═════ RECORDS FOR PROCESSING
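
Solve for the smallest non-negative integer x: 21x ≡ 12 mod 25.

21⁻¹ ≡ 6 (mod 25) because 21·6 = 126 = 5·25 + 1.
So x ≡ 6·12 = 72 ≡ 22 (mod 25).
Check: 21·22 = 462 = 18·25 + 12.

22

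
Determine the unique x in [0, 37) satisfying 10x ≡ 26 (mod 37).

10

The inverse of 10 mod 37 is 26 (since 10·26 = 260 ≡ 1).
Multiplying both sides by 26: x ≡ 26·26 = 676 ≡ 10 (mod 37).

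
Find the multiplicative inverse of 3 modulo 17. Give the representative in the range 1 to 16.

3·6 = 18 = 1·17 + 1, so 3⁻¹ ≡ 6 (mod 17).

6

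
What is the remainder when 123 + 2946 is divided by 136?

2946 mod 136 = 90 (since 21·136 = 2856).
(123 + 90) mod 136 = 77.

77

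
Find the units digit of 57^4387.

The units digit of 57^n cycles with period 4: 7, 9, 3, 1, …
4387 mod 4 = 3, so the last digit matches 7^3 = 3.

3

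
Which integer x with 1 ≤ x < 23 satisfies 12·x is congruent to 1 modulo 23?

12·2 = 24 = 1·23 + 1, so 12⁻¹ ≡ 2 (mod 23).

2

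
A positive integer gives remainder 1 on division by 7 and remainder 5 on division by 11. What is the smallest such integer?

71

x ≡ 1 (mod 7) gives x ∈ {1, 8, 15, 22, 29, 36, 43, 50, …}.
The first of these with x mod 11 = 5 is 71.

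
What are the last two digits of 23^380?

01

Square-and-reduce mod 100: 23^1≡23, 23^2≡29, 23^4≡41, 23^8≡81, 23^16≡61, 23^32≡21, 23^64≡41, 23^128≡81, 23^256≡61.
380 = 4 + 8 + 16 + 32 + 64 + 256, so 23^380 ≡ 41·81·61·21·41·61 ≡ 1 (mod 100).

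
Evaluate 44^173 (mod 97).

Successive squares of 44 mod 97: 44^1≡44, 44^2≡93, 44^4≡16, 44^8≡62, 44^16≡61, 44^32≡35, 44^64≡61, 44^128≡35.
Since 173 = 1 + 4 + 8 + 32 + 128 in binary, 44^173 ≡ 44·16·62·35·35 ≡ 72 (mod 97).

72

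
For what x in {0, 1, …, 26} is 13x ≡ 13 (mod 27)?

1

13⁻¹ ≡ 25 (mod 27) because 13·25 = 325 = 12·27 + 1.
Multiplying both sides by 25: x ≡ 25·13 = 325 ≡ 1 (mod 27).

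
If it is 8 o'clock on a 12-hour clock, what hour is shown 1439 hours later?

1439 − 119·12 = 11, so 1439 ≡ 11 (mod 12).
8 + 11 → 7 on a 12-hour dial.

7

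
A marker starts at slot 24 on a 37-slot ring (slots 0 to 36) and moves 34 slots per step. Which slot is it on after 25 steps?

25·34 = 850.
Dividing 850 by 37 gives quotient 22 and remainder 36.
(24 + 36) mod 37 = 23.

23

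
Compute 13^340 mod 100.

Square-and-reduce mod 100: 13^1≡13, 13^2≡69, 13^4≡61, 13^8≡21, 13^16≡41, 13^32≡81, 13^64≡61, 13^128≡21, 13^256≡41.
Since 340 = 4 + 16 + 64 + 256 in binary, 13^340 ≡ 61·41·61·41 ≡ 1 (mod 100).

1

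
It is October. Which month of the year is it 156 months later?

October

156 mod 12 = 0 (since 13·12 = 156).
October + 0 months → October.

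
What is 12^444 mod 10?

The units digit of 12^n cycles with period 4: 2, 4, 8, 6, …
444 mod 4 = 0, so the last digit matches 2^4 = 6.

6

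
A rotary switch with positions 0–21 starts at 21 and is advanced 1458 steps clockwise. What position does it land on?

1458 = 66·22 + 6, so 1458 mod 22 = 6.
(21 + 6) mod 22 = 5.

5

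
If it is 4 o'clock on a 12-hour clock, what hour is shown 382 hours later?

2

Dividing 382 by 12 gives quotient 31 and remainder 10.
4 + 10 → 2 on a 12-hour dial.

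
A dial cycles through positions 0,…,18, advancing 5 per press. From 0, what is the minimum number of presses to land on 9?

The inverse of 5 mod 19 is 4 (since 5·4 = 20 ≡ 1).
Multiplying both sides by 4: x ≡ 4·9 = 36 ≡ 17 (mod 19).

17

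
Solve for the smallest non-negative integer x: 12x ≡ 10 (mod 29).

25

12⁻¹ ≡ 17 (mod 29) because 12·17 = 204 = 7·29 + 1.
So x ≡ 17·10 = 170 ≡ 25 (mod 29).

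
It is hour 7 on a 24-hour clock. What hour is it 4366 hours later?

4366 − 181·24 = 22, so 4366 ≡ 22 (mod 24).
(7 + 22) mod 24 = 5.

5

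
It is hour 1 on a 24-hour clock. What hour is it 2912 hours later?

Dividing 2912 by 24 gives quotient 121 and remainder 8.
(1 + 8) mod 24 = 9.

9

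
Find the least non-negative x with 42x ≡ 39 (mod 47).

11

42⁻¹ ≡ 28 (mod 47) because 42·28 = 1176 = 25·47 + 1.
Multiplying both sides by 28: x ≡ 28·39 = 1092 ≡ 11 (mod 47).
Check: 42·11 = 462 = 9·47 + 39.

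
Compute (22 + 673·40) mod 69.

32

673·40 = 26920.
26920 − 390·69 = 10, so 26920 ≡ 10 (mod 69).
(22 + 10) mod 69 = 32.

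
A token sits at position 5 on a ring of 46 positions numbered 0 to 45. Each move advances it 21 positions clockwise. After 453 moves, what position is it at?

453·21 = 9513.
9513 mod 46 = 37 (since 206·46 = 9476).
(5 + 37) mod 46 = 42.

42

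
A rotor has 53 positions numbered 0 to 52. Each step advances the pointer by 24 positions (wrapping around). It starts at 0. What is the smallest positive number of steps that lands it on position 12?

The inverse of 24 mod 53 is 42 (since 24·42 = 1008 ≡ 1).
Multiplying both sides by 42: x ≡ 42·12 = 504 ≡ 27 (mod 53).

27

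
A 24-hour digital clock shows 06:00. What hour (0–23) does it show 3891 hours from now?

3891 mod 24 = 3 (since 162·24 = 3888).
(6 + 3) mod 24 = 9.

9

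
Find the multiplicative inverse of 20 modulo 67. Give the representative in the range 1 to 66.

20·57 = 1140 = 17·67 + 1, so 20⁻¹ ≡ 57 (mod 67).

57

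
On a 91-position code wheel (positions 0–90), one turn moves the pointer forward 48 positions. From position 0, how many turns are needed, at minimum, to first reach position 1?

48·55 = 2640 = 29·91 + 1, so 48⁻¹ ≡ 55 (mod 91).

55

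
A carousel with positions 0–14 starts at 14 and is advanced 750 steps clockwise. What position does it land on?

14

750 − 50·15 = 0, so 750 ≡ 0 (mod 15).
(14 + 0) mod 15 = 14.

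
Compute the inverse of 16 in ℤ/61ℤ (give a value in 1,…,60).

61 = 3·16 + 13
16 = 1·13 + 3
13 = 4·3 + 1
3 = 3·1 + 0
Back-substituting gives 16·42 ≡ 1 (mod 61).

42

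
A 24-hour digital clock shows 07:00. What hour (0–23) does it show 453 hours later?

4

453 mod 24 = 21 (since 18·24 = 432).
(7 + 21) mod 24 = 4.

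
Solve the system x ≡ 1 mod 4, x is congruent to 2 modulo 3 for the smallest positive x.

Since 3·3 ≡ 1 (mod 4), take x = 2 + 3·((1−2)·3 mod 4) = 2 + 3·1 = 5.
Check: 5 mod 4 = 1, 5 mod 3 = 2.

5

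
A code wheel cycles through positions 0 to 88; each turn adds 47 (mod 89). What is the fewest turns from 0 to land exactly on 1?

47·36 = 1692 = 19·89 + 1, so 47⁻¹ ≡ 36 (mod 89).

36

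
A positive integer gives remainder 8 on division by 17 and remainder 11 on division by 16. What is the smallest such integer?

59

Since 16·16 ≡ 1 (mod 17), take x = 11 + 16·((8−11)·16 mod 17) = 11 + 16·3 = 59.
Check: 59 mod 17 = 8, 59 mod 16 = 11.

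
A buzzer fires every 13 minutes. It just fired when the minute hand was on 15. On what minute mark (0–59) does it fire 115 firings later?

10

115·13 = 1495.
1495 = 24·60 + 55, so 1495 mod 60 = 55.
(15 + 55) mod 60 = 10.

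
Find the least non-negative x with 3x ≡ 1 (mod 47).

The inverse of 3 mod 47 is 16 (since 3·16 = 48 ≡ 1).
Multiplying both sides by 16: x ≡ 16·1 = 16 ≡ 16 (mod 47).
Check: 3·16 = 48 = 1·47 + 1.

16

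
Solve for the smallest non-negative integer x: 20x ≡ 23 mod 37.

The inverse of 20 mod 37 is 13 (since 20·13 = 260 ≡ 1).
Multiplying both sides by 13: x ≡ 13·23 = 299 ≡ 3 (mod 37).

3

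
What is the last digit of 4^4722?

6

Powers of 4 mod 10 repeat with period 2: 4, 6.
4722 leaves remainder 0 on division by 2, so 4^4722 ends in 6.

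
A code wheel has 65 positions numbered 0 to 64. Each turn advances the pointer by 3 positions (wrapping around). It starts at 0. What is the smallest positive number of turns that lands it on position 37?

34

The inverse of 3 mod 65 is 22 (since 3·22 = 66 ≡ 1).
So x ≡ 22·37 = 814 ≡ 34 (mod 65).
Check: 3·34 = 102 = 1·65 + 37.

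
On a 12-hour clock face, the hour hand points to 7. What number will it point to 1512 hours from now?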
══════════
### EXERCISE BRIEF
Give back exactly the lines starting at the one with "A positive integer gives remainder 8" and running to the end of the listing. Include both ends.

### RESPONSE FOR THIS EXERCISE
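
A positive integer gives remainder 8 on division by 17 and remainder 11 on division by 16. What is the smallest such integer?

59

Since 16·16 ≡ 1 (mod 17), take x = 11 + 16·((8−11)·16 mod 17) = 11 + 16·3 = 59.
Check: 59 mod 17 = 8, 59 mod 16 = 11.

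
A buzzer fires every 13 minutes. It just fired when the minute hand was on 15. On what minute mark (0–59) does it fire 115 firings later?

10

115·13 = 1495.
1495 = 24·60 + 55, so 1495 mod 60 = 55.
(15 + 55) mod 60 = 10.

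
Find the least non-negative x with 3x ≡ 1 (mod 47).

The inverse of 3 mod 47 is 16 (since 3·16 = 48 ≡ 1).
Multiplying both sides by 16: x ≡ 16·1 = 16 ≡ 16 (mod 47).
Check: 3·16 = 48 = 1·47 + 1.

16

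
Solve for the smallest non-negative integer x: 20x ≡ 23 mod 37.

The inverse of 20 mod 37 is 13 (since 20·13 = 260 ≡ 1).
Multiplying both sides by 13: x ≡ 13·23 = 299 ≡ 3 (mod 37).

3

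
What is the last digit of 4^4722?

6

Powers of 4 mod 10 repeat with period 2: 4, 6.
4722 leaves remainder 0 on division by 2, so 4^4722 ends in 6.

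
A code wheel has 65 positions numbered 0 to 64. Each turn advances the pointer by 3 positions (wrapping around). It starts at 0. What is the smallest positive number of turns that lands it on position 37?

34

The inverse of 3 mod 65 is 22 (since 3·22 = 66 ≡ 1).
So x ≡ 22·37 = 814 ≡ 34 (mod 65).
Check: 3·34 = 102 = 1·65 + 37.

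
On a 12-hour clock face, the hour hand points to 7. What number will it point to 1512 hours from now?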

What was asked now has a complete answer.